[DATASET EXCERPTS]
● ● ●
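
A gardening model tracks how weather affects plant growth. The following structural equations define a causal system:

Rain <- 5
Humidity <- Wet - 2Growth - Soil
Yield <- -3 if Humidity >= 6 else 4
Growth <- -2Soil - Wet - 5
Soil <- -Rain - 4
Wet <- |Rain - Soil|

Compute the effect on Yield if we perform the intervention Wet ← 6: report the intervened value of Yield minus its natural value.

The intervention breaks the incoming arrows to Wet: Wet <- |Rain - Soil| no longer applies, and Wet = 6.
Soil = -Rain - 4  [with Rain=5]  = -9
Growth = -2Soil - Wet - 5  [with Soil=-9, Wet=6]  = 7
Humidity = Wet - 2Growth - Soil  [with Wet=6, Growth=7, Soil=-9]  = 1
Yield = -3 if Humidity >= 6 else 4  [with Humidity=1]  = 4
Without intervention: Soil = -Rain - 4  [with Rain=5]  = -9; Wet = |Rain - Soil|  [with Rain=5, Soil=-9]  = 14; Growth = -2Soil - Wet - 5  [with Soil=-9, Wet=14]  = -1; Humidity = Wet - 2Growth - Soil  [with Wet=14, Growth=-1, Soil=-9]  = 25; Yield = -3 if Humidity >= 6 else 4  [with Humidity=25]  = -3.
Change = 4 − (-3) = 7.

7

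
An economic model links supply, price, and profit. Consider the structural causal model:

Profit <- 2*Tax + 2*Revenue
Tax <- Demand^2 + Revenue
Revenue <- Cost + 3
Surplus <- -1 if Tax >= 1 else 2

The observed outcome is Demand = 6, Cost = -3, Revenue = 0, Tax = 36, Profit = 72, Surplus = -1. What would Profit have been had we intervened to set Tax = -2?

-4

Intervening sets Tax = -2 and removes its equation (Tax <- Demand^2 + Revenue).
Revenue = Cost + 3  [with Cost=-3]  = 0
Profit = 2*Tax + 2*Revenue  [with Tax=-2, Revenue=0]  = -4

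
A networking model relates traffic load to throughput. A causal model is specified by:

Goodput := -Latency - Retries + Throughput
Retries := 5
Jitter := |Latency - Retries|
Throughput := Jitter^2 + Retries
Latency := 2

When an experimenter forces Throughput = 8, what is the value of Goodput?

Intervening sets Throughput = 8 and removes its equation (Throughput := Jitter^2 + Retries).
Goodput = -Latency - Retries + Throughput  [with Latency=2, Retries=5, Throughput=8]  = 1

1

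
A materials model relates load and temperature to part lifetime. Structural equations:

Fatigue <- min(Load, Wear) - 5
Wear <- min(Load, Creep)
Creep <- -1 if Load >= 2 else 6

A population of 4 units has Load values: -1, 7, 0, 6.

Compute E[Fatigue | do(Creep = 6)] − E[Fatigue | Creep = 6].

3.25

Under do(Creep=6), Creep's equation is replaced by Creep=6 for every unit. Per-unit Fatigue: -6, 1, -5, 1. Mean = -2.25.
E[Fatigue|Creep=6] averages over only the 2 units with Creep=6 (Load = -1, 0): Fatigue = -6, -5, mean -5.5.
Difference = -2.25 − (-5.5) = 3.25.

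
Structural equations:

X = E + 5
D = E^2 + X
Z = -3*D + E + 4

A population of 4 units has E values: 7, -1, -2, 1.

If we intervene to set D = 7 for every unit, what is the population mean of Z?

-15.75

Under do(D=7), D's equation is replaced by D=7 for every unit. Per-unit Z: -10, -18, -19, -16. Mean = -15.75.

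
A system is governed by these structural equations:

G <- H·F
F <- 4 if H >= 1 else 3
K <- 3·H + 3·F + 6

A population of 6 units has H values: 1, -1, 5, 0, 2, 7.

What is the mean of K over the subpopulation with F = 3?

Observing F=3 restricts to units where F's equation naturally yields 3: H ∈ {-1, 0}. In that subpopulation K = 12, 15, mean 13.5.

13.5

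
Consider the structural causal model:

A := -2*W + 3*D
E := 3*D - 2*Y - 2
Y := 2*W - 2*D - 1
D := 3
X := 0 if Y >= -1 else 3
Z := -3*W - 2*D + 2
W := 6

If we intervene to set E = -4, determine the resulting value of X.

The intervention breaks the incoming arrows to E: E := 3*D - 2*Y - 2 no longer applies, and E = -4.
No directed path runs from E to X, so X keeps its natural value.
Y = 2*W - 2*D - 1  [with W=6, D=3]  = 5
X = 0 if Y >= -1 else 3  [with Y=5]  = 0

0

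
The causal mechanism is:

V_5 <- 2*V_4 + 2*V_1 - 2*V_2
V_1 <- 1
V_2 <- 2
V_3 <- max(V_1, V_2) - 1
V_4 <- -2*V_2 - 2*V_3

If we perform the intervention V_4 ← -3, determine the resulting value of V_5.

Intervening sets V_4 = -3 and removes its equation (V_4 <- -2*V_2 - 2*V_3).
V_5 = 2*V_4 + 2*V_1 - 2*V_2  [with V_4=-3, V_1=1, V_2=2]  = -8

-8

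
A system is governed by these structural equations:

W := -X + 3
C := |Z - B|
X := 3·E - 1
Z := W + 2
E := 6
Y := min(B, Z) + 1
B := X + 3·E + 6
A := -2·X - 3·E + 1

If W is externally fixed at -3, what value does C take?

The intervention breaks the incoming arrows to W: W := -X + 3 no longer applies, and W = -3.
X = 3·E - 1  [with E=6]  = 17
B = X + 3·E + 6  [with X=17, E=6]  = 41
Z = W + 2  [with W=-3]  = -1
C = |Z - B|  [with Z=-1, B=41]  = 42

42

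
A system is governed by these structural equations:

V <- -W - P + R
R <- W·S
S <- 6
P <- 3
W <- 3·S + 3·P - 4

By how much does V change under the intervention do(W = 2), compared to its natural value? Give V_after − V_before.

do(W=2) replaces the equation W <- 3·S + 3·P - 4 with the constant W = 2.
R = W·S  [with W=2, S=6]  = 12
V = -W - P + R  [with W=2, P=3, R=12]  = 7
Without intervention: W = 3·S + 3·P - 4  [with S=6, P=3]  = 23; R = W·S  [with W=23, S=6]  = 138; V = -W - P + R  [with W=23, P=3, R=138]  = 112.
Change = 7 − 112 = -105.

-105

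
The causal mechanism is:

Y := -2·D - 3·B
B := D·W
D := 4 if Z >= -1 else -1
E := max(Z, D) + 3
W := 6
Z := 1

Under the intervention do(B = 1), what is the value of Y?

Intervening sets B = 1 and removes its equation (B := D·W).
D = 4 if Z >= -1 else -1  [with Z=1]  = 4
Y = -2·D - 3·B  [with D=4, B=1]  = -11

-11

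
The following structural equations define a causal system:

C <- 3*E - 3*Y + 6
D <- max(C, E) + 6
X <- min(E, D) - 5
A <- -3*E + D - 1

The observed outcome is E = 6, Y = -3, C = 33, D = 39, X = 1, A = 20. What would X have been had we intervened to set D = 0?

-5

Intervening sets D = 0 and removes its equation (D <- max(C, E) + 6).
X = min(E, D) - 5  [with E=6, D=0]  = -5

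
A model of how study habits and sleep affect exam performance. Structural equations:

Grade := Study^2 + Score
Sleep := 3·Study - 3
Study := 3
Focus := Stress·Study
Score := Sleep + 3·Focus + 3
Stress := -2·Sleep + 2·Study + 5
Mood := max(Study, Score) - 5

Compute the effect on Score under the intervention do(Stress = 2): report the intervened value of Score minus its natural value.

27

do(Stress=2) replaces the equation Stress := -2·Sleep + 2·Study + 5 with the constant Stress = 2.
Sleep = 3·Study - 3  [with Study=3]  = 6
Focus = Stress·Study  [with Stress=2, Study=3]  = 6
Score = Sleep + 3·Focus + 3  [with Sleep=6, Focus=6]  = 27
Without intervention: Sleep = 3·Study - 3  [with Study=3]  = 6; Stress = -2·Sleep + 2·Study + 5  [with Sleep=6, Study=3]  = -1; Focus = Stress·Study  [with Stress=-1, Study=3]  = -3; Score = Sleep + 3·Focus + 3  [with Sleep=6, Focus=-3]  = 0.
Change = 27 − 0 = 27.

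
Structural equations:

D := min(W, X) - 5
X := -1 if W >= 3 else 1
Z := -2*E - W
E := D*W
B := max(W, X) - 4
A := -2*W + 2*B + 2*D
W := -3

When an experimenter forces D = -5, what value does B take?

The intervention breaks the incoming arrows to D: D := min(W, X) - 5 no longer applies, and D = -5.
B is not downstream of the intervention, so its value is determined by the original equations.
X = -1 if W >= 3 else 1  [with W=-3]  = 1
B = max(W, X) - 4  [with W=-3, X=1]  = -3

-3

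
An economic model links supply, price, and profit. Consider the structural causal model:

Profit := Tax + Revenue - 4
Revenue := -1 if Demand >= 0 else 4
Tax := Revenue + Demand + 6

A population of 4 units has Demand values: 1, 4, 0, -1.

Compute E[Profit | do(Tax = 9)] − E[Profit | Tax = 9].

-1.25

Under do(Tax=9), Tax's equation is replaced by Tax=9 for every unit. Per-unit Profit: 4, 4, 4, 9. Mean = 5.25.
Observing Tax=9 restricts to units where Tax's equation naturally yields 9: Demand ∈ {4, -1}. In that subpopulation Profit = 4, 9, mean 6.5.
Difference = 5.25 − 6.5 = -1.25.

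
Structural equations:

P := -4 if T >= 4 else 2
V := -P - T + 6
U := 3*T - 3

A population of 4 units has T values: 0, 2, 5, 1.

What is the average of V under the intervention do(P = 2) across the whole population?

2

Under do(P=2), P's equation is replaced by P=2 for every unit. Per-unit V: 4, 2, -1, 3. Mean = 2.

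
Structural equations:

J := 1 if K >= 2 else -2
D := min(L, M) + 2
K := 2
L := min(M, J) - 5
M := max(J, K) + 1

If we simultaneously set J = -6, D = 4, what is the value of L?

-11

The joint intervention fixes J = -6, D = 4, removing each variable's own equation.
M = max(J, K) + 1  [with J=-6, K=2]  = 3
L = min(M, J) - 5  [with M=3, J=-6]  = -11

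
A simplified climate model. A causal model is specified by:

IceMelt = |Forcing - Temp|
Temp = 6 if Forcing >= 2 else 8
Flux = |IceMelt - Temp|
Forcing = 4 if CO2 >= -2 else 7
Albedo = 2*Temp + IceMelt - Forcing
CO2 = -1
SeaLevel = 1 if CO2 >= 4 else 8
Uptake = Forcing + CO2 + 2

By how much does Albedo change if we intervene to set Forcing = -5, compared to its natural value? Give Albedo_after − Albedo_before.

do(Forcing=-5) replaces the equation Forcing = 4 if CO2 >= -2 else 7 with the constant Forcing = -5.
Temp = 6 if Forcing >= 2 else 8  [with Forcing=-5]  = 8
IceMelt = |Forcing - Temp|  [with Forcing=-5, Temp=8]  = 13
Albedo = 2*Temp + IceMelt - Forcing  [with Temp=8, IceMelt=13, Forcing=-5]  = 34
Without intervention: Forcing = 4 if CO2 >= -2 else 7  [with CO2=-1]  = 4; Temp = 6 if Forcing >= 2 else 8  [with Forcing=4]  = 6; IceMelt = |Forcing - Temp|  [with Forcing=4, Temp=6]  = 2; Albedo = 2*Temp + IceMelt - Forcing  [with Temp=6, IceMelt=2, Forcing=4]  = 10.
Change = 34 − 10 = 24.

24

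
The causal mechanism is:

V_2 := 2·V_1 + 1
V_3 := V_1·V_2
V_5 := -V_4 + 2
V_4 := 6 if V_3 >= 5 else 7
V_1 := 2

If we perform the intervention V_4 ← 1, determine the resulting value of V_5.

1

Intervening sets V_4 = 1 and removes its equation (V_4 := 6 if V_3 >= 5 else 7).
V_5 = -V_4 + 2  [with V_4=1]  = 1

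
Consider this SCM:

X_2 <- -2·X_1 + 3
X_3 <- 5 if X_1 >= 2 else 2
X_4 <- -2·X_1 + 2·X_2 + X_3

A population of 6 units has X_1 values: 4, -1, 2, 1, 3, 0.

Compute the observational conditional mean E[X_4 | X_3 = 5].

-7

Conditioning on X_3=5 selects the 3 unit(s) with X_1 ∈ {4, 2, 3}. Their X_4 values: -13, -1, -7. Mean = -7.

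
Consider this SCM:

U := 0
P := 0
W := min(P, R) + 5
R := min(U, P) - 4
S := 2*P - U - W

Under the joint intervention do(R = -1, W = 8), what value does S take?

-8

Setting R = -1, W = 8 by intervention discards those variables' equations.
S = 2*P - U - W  [with P=0, U=0, W=8]  = -8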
● ● ●
[EXERCISE OBJECTIVE] A line belongs in the answer if it contains the word "model"; copy every such line from the data above.

[PROBLEM SOLUTION]
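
A gardening model tracks how weather affects plant growth. The following structural equations define a causal system:
An economic model links supply, price, and profit. Consider the structural causal model:
A networking model relates traffic load to throughput. A causal model is specified by:
A materials model relates load and temperature to part lifetime. Structural equations:
Consider the structural causal model:
A model of how study habits and sleep affect exam performance. Structural equations:
An economic model links supply, price, and profit. Consider the structural causal model:
A simplified climate model. A causal model is specified by: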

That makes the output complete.